*** Opening of TASK DATA ***

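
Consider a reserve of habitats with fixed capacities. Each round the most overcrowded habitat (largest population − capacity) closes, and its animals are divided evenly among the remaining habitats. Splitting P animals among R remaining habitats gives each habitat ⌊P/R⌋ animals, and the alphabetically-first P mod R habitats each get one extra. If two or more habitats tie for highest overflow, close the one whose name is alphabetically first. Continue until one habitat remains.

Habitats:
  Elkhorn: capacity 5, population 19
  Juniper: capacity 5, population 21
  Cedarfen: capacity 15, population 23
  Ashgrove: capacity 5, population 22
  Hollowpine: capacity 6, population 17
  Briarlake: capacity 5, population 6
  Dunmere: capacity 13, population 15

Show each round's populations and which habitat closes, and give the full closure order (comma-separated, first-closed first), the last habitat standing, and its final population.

Round 1: Ashgrove=22 Briarlake=6 Cedarfen=23 Dunmere=15 Elkhorn=19 Hollowpine=17 Juniper=21 → close Ashgrove (overflow 17)
  22÷6 = 3 each, +1 to first 4
Round 2: Briarlake=10 Cedarfen=27 Dunmere=19 Elkhorn=23 Hollowpine=20 Juniper=24 → close Juniper (overflow 19)
  24÷5 = 4 each, +1 to first 4
Round 3: Briarlake=15 Cedarfen=32 Dunmere=24 Elkhorn=28 Hollowpine=24 → close Elkhorn (overflow 23)
  28÷4 = 7 each, +1 to first 0
Round 4: Briarlake=22 Cedarfen=39 Dunmere=31 Hollowpine=31 → close Hollowpine (overflow 25)
  31÷3 = 10 each, +1 to first 1
Round 5: Briarlake=33 Cedarfen=49 Dunmere=41 → close Cedarfen (overflow 34)
  49÷2 = 24 each, +1 to first 1
Round 6: Briarlake=58 Dunmere=65 → close Briarlake (overflow 53)
  58÷1 = 58 each, +1 to first 0

Closure order: Ashgrove, Juniper, Elkhorn, Hollowpine, Cedarfen, Briarlake
Last habitat: Dunmere with 123 animals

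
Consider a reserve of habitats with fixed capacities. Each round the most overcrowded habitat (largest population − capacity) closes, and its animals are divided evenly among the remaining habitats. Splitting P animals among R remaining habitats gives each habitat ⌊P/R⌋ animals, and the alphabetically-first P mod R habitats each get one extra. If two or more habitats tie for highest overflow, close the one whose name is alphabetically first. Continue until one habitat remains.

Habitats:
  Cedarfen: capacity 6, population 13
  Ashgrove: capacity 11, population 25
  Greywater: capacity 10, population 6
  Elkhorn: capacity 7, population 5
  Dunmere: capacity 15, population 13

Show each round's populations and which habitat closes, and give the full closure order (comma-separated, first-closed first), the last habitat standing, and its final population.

Closure order: Ashgrove, Cedarfen, Dunmere, Elkhorn
Last habitat: Greywater with 62 animals

Round 1: Ashgrove=25 Cedarfen=13 Dunmere=13 Elkhorn=5 Greywater=6 → close Ashgrove (overflow 14)
  25÷4 = 6 each, +1 to first 1
Round 2: Cedarfen=20 Dunmere=19 Elkhorn=11 Greywater=12 → close Cedarfen (overflow 14)
  20÷3 = 6 each, +1 to first 2
Round 3: Dunmere=26 Elkhorn=18 Greywater=18 → close Dunmere (overflow 11)
  26÷2 = 13 each, +1 to first 0
Round 4: Elkhorn=31 Greywater=31 → close Elkhorn (overflow 24)
  31÷1 = 31 each, +1 to first 0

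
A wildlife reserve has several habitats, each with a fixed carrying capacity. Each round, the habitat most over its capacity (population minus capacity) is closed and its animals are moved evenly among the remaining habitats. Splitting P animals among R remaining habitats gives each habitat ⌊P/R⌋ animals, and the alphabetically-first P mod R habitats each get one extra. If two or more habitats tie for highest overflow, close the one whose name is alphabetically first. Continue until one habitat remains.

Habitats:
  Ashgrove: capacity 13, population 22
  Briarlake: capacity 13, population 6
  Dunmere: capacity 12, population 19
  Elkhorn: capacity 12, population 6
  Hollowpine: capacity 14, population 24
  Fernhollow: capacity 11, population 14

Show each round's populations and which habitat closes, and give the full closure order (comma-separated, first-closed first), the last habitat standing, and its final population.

Closure order: Hollowpine, Ashgrove, Dunmere, Fernhollow, Briarlake
Last habitat: Elkhorn with 91 animals

Round 1: Ashgrove=22 Briarlake=6 Dunmere=19 Elkhorn=6 Fernhollow=14 Hollowpine=24 → close Hollowpine (overflow 10)
  24÷5 = 4 each, +1 to first 4
Round 2: Ashgrove=27 Briarlake=11 Dunmere=24 Elkhorn=11 Fernhollow=18 → close Ashgrove (overflow 14)
  27÷4 = 6 each, +1 to first 3
Round 3: Briarlake=18 Dunmere=31 Elkhorn=18 Fernhollow=24 → close Dunmere (overflow 19)
  31÷3 = 10 each, +1 to first 1
Round 4: Briarlake=29 Elkhorn=28 Fernhollow=34 → close Fernhollow (overflow 23)
  34÷2 = 17 each, +1 to first 0
Round 5: Briarlake=46 Elkhorn=45 → close Briarlake (overflow 33)
  46÷1 = 46 each, +1 to first 0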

*** Close of TASK DATA ***

• EXERCISE GOAL:
All of the data above should be set down again exactly.

• ANSWER BOX:
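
Consider a reserve of habitats with fixed capacities. Each round the most overcrowded habitat (largest population − capacity) closes, and its animals are divided evenly among the remaining habitats. Splitting P animals among R remaining habitats gives each habitat ⌊P/R⌋ animals, and the alphabetically-first P mod R habitats each get one extra. If two or more habitats tie for highest overflow, close the one whose name is alphabetically first. Continue until one habitat remains.

Habitats:
  Elkhorn: capacity 5, population 19
  Juniper: capacity 5, population 21
  Cedarfen: capacity 15, population 23
  Ashgrove: capacity 5, population 22
  Hollowpine: capacity 6, population 17
  Briarlake: capacity 5, population 6
  Dunmere: capacity 13, population 15

Show each round's populations and which habitat closes, and give the full closure order (comma-separated, first-closed first), the last habitat standing, and its final population.

Round 1: Ashgrove=22 Briarlake=6 Cedarfen=23 Dunmere=15 Elkhorn=19 Hollowpine=17 Juniper=21 → close Ashgrove (overflow 17)
  22÷6 = 3 each, +1 to first 4
Round 2: Briarlake=10 Cedarfen=27 Dunmere=19 Elkhorn=23 Hollowpine=20 Juniper=24 → close Juniper (overflow 19)
  24÷5 = 4 each, +1 to first 4
Round 3: Briarlake=15 Cedarfen=32 Dunmere=24 Elkhorn=28 Hollowpine=24 → close Elkhorn (overflow 23)
  28÷4 = 7 each, +1 to first 0
Round 4: Briarlake=22 Cedarfen=39 Dunmere=31 Hollowpine=31 → close Hollowpine (overflow 25)
  31÷3 = 10 each, +1 to first 1
Round 5: Briarlake=33 Cedarfen=49 Dunmere=41 → close Cedarfen (overflow 34)
  49÷2 = 24 each, +1 to first 1
Round 6: Briarlake=58 Dunmere=65 → close Briarlake (overflow 53)
  58÷1 = 58 each, +1 to first 0

Closure order: Ashgrove, Juniper, Elkhorn, Hollowpine, Cedarfen, Briarlake
Last habitat: Dunmere with 123 animals

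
Consider a reserve of habitats with fixed capacities. Each round the most overcrowded habitat (largest population − capacity) closes, and its animals are divided evenly among the remaining habitats. Splitting P animals among R remaining habitats gives each habitat ⌊P/R⌋ animals, and the alphabetically-first P mod R habitats each get one extra. If two or more habitats tie for highest overflow, close the one whose name is alphabetically first. Continue until one habitat remains.

Habitats:
  Cedarfen: capacity 6, population 13
  Ashgrove: capacity 11, population 25
  Greywater: capacity 10, population 6
  Elkhorn: capacity 7, population 5
  Dunmere: capacity 15, population 13

Show each round's populations and which habitat closes, and give the full closure order (comma-separated, first-closed first), the last habitat standing, and its final population.

Closure order: Ashgrove, Cedarfen, Dunmere, Elkhorn
Last habitat: Greywater with 62 animals

Round 1: Ashgrove=25 Cedarfen=13 Dunmere=13 Elkhorn=5 Greywater=6 → close Ashgrove (overflow 14)
  25÷4 = 6 each, +1 to first 1
Round 2: Cedarfen=20 Dunmere=19 Elkhorn=11 Greywater=12 → close Cedarfen (overflow 14)
  20÷3 = 6 each, +1 to first 2
Round 3: Dunmere=26 Elkhorn=18 Greywater=18 → close Dunmere (overflow 11)
  26÷2 = 13 each, +1 to first 0
Round 4: Elkhorn=31 Greywater=31 → close Elkhorn (overflow 24)
  31÷1 = 31 each, +1 to first 0

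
A wildlife reserve has several habitats, each with a fixed carrying capacity. Each round, the habitat most over its capacity (population minus capacity) is closed and its animals are moved evenly among the remaining habitats. Splitting P animals among R remaining habitats gives each habitat ⌊P/R⌋ animals, and the alphabetically-first P mod R habitats each get one extra. If two or more habitats tie for highest overflow, close the one whose name is alphabetically first. Continue until one habitat remains.

Habitats:
  Ashgrove: capacity 13, population 22
  Briarlake: capacity 13, population 6
  Dunmere: capacity 12, population 19
  Elkhorn: capacity 12, population 6
  Hollowpine: capacity 14, population 24
  Fernhollow: capacity 11, population 14

Show each round's populations and which habitat closes, and give the full closure order (comma-separated, first-closed first), the last habitat standing, and its final population.

Closure order: Hollowpine, Ashgrove, Dunmere, Fernhollow, Briarlake
Last habitat: Elkhorn with 91 animals

Round 1: Ashgrove=22 Briarlake=6 Dunmere=19 Elkhorn=6 Fernhollow=14 Hollowpine=24 → close Hollowpine (overflow 10)
  24÷5 = 4 each, +1 to first 4
Round 2: Ashgrove=27 Briarlake=11 Dunmere=24 Elkhorn=11 Fernhollow=18 → close Ashgrove (overflow 14)
  27÷4 = 6 each, +1 to first 3
Round 3: Briarlake=18 Dunmere=31 Elkhorn=18 Fernhollow=24 → close Dunmere (overflow 19)
  31÷3 = 10 each, +1 to first 1
Round 4: Briarlake=29 Elkhorn=28 Fernhollow=34 → close Fernhollow (overflow 23)
  34÷2 = 17 each, +1 to first 0
Round 5: Briarlake=46 Elkhorn=45 → close Briarlake (overflow 33)
  46÷1 = 46 each, +1 to first 0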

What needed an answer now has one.